| What is being asked |
Within the material below, how many lines include "recognizing"? Answer with the count only.

──────── Data records

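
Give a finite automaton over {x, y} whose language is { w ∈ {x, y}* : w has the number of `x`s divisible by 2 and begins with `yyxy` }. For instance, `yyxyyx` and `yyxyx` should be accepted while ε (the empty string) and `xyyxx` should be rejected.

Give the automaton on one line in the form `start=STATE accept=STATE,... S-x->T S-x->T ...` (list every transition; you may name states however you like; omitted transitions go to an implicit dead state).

start=q0 accept=q6 q0-x->q1 q0-y->q2 q1-x->q1 q1-y->q1 q2-x->q1 q2-y->q3 q3-x->q4 q3-y->q1 q4-x->q1 q4-y->q5 q5-x->q6 q5-y->q5 q6-x->q5 q6-y->q6

Handle the two conditions separately and then intersect. One (2 states) tracks the count of `x`s modulo 2; the other (6 states) tracks whether the input so far still matches the prefix `yyxy`. Each combined state is a pair, one component from each; accept when both components accept. After merging equivalent states the machine shrinks.
A 7-state machine:
        x   y  
>  q0   q1  q2 
   q1   q1  q1 
   q2   q1  q3 
   q3   q4  q1 
   q4   q1  q5 
   q5   q6  q5 
 * q6   q5  q6 
(> = start, * = accepting)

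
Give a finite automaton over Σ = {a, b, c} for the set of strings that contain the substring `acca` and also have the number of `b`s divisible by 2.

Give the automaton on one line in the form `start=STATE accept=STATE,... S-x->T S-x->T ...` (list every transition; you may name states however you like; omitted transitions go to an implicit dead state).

start=S0 accept=S7 S0-a->S1 S0-b->S2 S0-c->S0 S1-a->S1 S1-b->S2 S1-c->S3 S2-a->S4 S2-b->S0 S2-c->S2 S3-a->S1 S3-b->S2 S3-c->S5 S4-a->S4 S4-b->S0 S4-c->S6 S5-a->S7 S5-b->S2 S5-c->S0 S6-a->S4 S6-b->S0 S6-c->S8 S7-a->S7 S7-b->S9 S7-c->S7 S8-a->S9 S8-b->S0 S8-c->S2 S9-a->S9 S9-b->S7 S9-c->S9

Build one automaton per condition and run them in lockstep. One (5 states) tracks whether and how much of `acca` has been seen; the other (2 states) tracks the count of `b`s modulo 2. Each combined state is a pair, one component from each; accept when both components accept.
10 states suffice.
        a   b   c  
>  S0   S1  S2  S0 
   S1   S1  S2  S3 
   S2   S4  S0  S2 
   S3   S1  S2  S5 
   S4   S4  S0  S6 
   S5   S7  S2  S0 
   S6   S4  S0  S8 
 * S7   S7  S9  S7 
   S8   S9  S0  S2 
   S9   S9  S7  S9 
(> = start, * = accepting)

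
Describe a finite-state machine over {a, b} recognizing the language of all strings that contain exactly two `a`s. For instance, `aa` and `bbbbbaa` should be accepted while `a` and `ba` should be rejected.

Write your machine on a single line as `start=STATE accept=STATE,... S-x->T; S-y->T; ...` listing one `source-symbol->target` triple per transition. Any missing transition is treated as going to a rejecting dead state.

Only the number of `a`s matters, and only up to 3. Make a chain S0 → S1 → S2 → S3 advanced by each `a` (with S3 absorbing); every other symbol self-loops. The accepting set is {S2}.
A 4-state machine:
        a   b  
>  S0   S1  S0 
   S1   S2  S1 
 * S2   S3  S2 
   S3   S3  S3 
(> = start, * = accepting)

start=S0; accept=S2; S0-a->S1; S0-b->S0; S1-a->S2; S1-b->S1; S2-a->S3; S2-b->S2; S3-a->S3; S3-b->S3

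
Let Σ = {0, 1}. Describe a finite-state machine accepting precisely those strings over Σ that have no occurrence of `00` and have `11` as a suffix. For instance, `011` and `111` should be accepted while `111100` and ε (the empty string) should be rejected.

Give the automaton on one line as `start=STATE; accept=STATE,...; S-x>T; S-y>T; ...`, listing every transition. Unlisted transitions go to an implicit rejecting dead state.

start=S0; accept=S4; S0-0>S1; S0-1>S2; S1-0>S3; S1-1>S2; S2-0>S1; S2-1>S4; S3-0>S3; S3-1>S5; S4-0>S1; S4-1>S4; S5-0>S3; S5-1>S6; S6-0>S3; S6-1>S6

Build one automaton per condition and run them in lockstep. The first has 3 states tracking partial matches of the forbidden pattern `00`; the second has 3 states tracking how much of the suffix `11` has currently been matched. A product state is a pair (one from each), accepting exactly when both do.
        0   1  
>  S0   S1  S2 
   S1   S3  S2 
   S2   S1  S4 
   S3   S3  S5 
 * S4   S1  S4 
   S5   S3  S6 
   S6   S3  S6 
(> = start, * = accepting)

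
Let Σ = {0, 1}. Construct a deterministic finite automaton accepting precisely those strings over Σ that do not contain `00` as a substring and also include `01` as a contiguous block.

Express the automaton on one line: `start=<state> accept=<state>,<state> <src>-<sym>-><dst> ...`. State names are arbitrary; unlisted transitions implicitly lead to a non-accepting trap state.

Build one automaton per condition and run them in lockstep. One (3 states) tracks partial matches of the forbidden pattern `00`; the other (3 states) tracks whether and how much of `01` has been seen. Each combined state is a pair, one component from each; accept when both components accept. After merging equivalent states the machine shrinks.
With 5 states:
        0   1  
>  S0   S1  S0 
   S1   S2  S3 
   S2   S2  S2 
 * S3   S4  S3 
 * S4   S2  S3 
(> = start, * = accepting)

start=S0 accept=S3,S4 S0-0->S1 S0-1->S0 S1-0->S2 S1-1->S3 S2-0->S2 S2-1->S2 S3-0->S4 S3-1->S3 S4-0->S2 S4-1->S3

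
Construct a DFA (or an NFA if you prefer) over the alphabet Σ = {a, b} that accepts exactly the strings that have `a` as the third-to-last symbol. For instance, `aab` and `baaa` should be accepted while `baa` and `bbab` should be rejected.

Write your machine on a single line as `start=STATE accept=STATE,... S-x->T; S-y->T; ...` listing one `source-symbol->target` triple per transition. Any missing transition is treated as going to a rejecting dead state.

A DFA must remember the last 3 symbols (since which symbol is third-to-last isn't known until the input ends). Use one state per possible window of the last ≤3 symbols; accept from those whose window starts with `a`.
15 states suffice.
          a    b  
>  s0     s1   s2 
   s1     s3   s4 
   s2     s5   s6 
   s3     s7   s8 
   s4     s9  s10 
   s5    s11  s12 
   s6    s13  s14 
 * s7     s7   s8 
 * s8     s9  s10 
 * s9    s11  s12 
 * s10   s13  s14 
   s11    s7   s8 
   s12    s9  s10 
   s13   s11  s12 
   s14   s13  s14 
(> = start, * = accepting)

start=s0; accept=s7,s8,s9,s10; s0-a->s1; s0-b->s2; s1-a->s3; s1-b->s4; s2-a->s5; s2-b->s6; s3-a->s7; s3-b->s8; s4-a->s9; s4-b->s10; s5-a->s11; s5-b->s12; s6-a->s13; s6-b->s14; s7-a->s7; s7-b->s8; s8-a->s9; s8-b->s10; s9-a->s11; s9-b->s12; s10-a->s13; s10-b->s14; s11-a->s7; s11-b->s8; s12-a->s9; s12-b->s10; s13-a->s11; s13-b->s12; s14-a->s13; s14-b->s14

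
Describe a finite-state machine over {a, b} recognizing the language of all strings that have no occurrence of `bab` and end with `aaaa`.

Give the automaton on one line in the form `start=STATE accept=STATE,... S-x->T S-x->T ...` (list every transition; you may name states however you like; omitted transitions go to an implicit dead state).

Build one automaton per condition and run them in lockstep. The first has 4 states tracking partial matches of the forbidden pattern `bab`; the second has 5 states tracking how much of the suffix `aaaa` has currently been matched. A product state is a pair (one from each), accepting exactly when both do.
With 12 states:
          a    b  
>  q0     q1   q2 
   q1     q3   q2 
   q2     q4   q2 
   q3     q5   q2 
   q4     q3   q6 
   q5     q7   q2 
   q6     q8   q6 
 * q7     q7   q2 
   q8     q9   q6 
   q9    q10   q6 
   q10   q11   q6 
   q11   q11   q6 
(> = start, * = accepting)

start=q0 accept=q7 q0-a->q1 q0-b->q2 q1-a->q3 q1-b->q2 q2-a->q4 q2-b->q2 q3-a->q5 q3-b->q2 q4-a->q3 q4-b->q6 q5-a->q7 q5-b->q2 q6-a->q8 q6-b->q6 q7-a->q7 q7-b->q2 q8-a->q9 q8-b->q6 q9-a->q10 q9-b->q6 q10-a->q11 q10-b->q6 q11-a->q11 q11-b->q6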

────────────────

| Answer box |
2